▶ **TASK DETAILS**
Reprint every line of the data, keeping each character intact.

[Saved data entries]
*** Block opens ***

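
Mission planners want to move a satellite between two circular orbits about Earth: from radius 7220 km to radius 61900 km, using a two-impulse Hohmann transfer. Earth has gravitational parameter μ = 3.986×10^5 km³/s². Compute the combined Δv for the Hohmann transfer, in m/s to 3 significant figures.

Δv = 3890 m/s

Transfer-ellipse semi-major axis a_t = (r₁ + r₂)/2 = (7220 + 61900)/2 = 34560 km.
At r₁ the circular-orbit speed is v₁ = √(μ/r₁) = 7.4302 km/s.
On the transfer ellipse at r₁, vis-viva equation gives v_p = √[μ(2/r₁ − 1/a_t)] = 9.9439 km/s.
First burn Δv₁ = |v_p − v₁| = 2.5137 km/s.
Circular speed at r₂: v₂ = √(μ/r₂) = 2.5376 km/s.
Transfer-orbit speed at r₂: v_a = √[μ(2/r₂ − 1/a_t)] = 1.1599 km/s.
Second burn Δv₂ = |v₂ − v_a| = 1.3777 km/s.
Total Δv = Δv₁ + Δv₂ = 3.891 km/s.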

*** Block closes ***

▶ **WRITTEN REPLY**
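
Mission planners want to move a satellite between two circular orbits about Earth: from radius 7220 km to radius 61900 km, using a two-impulse Hohmann transfer. Earth has gravitational parameter μ = 3.986×10^5 km³/s². Compute the combined Δv for the Hohmann transfer, in m/s to 3 significant figures.

Δv = 3890 m/s

Transfer-ellipse semi-major axis a_t = (r₁ + r₂)/2 = (7220 + 61900)/2 = 34560 km.
At r₁ the circular-orbit speed is v₁ = √(μ/r₁) = 7.4302 km/s.
On the transfer ellipse at r₁, vis-viva equation gives v_p = √[μ(2/r₁ − 1/a_t)] = 9.9439 km/s.
First burn Δv₁ = |v_p − v₁| = 2.5137 km/s.
Circular speed at r₂: v₂ = √(μ/r₂) = 2.5376 km/s.
Transfer-orbit speed at r₂: v_a = √[μ(2/r₂ − 1/a_t)] = 1.1599 km/s.
Second burn Δv₂ = |v₂ − v_a| = 1.3777 km/s.
Total Δv = Δv₁ + Δv₂ = 3.891 km/s.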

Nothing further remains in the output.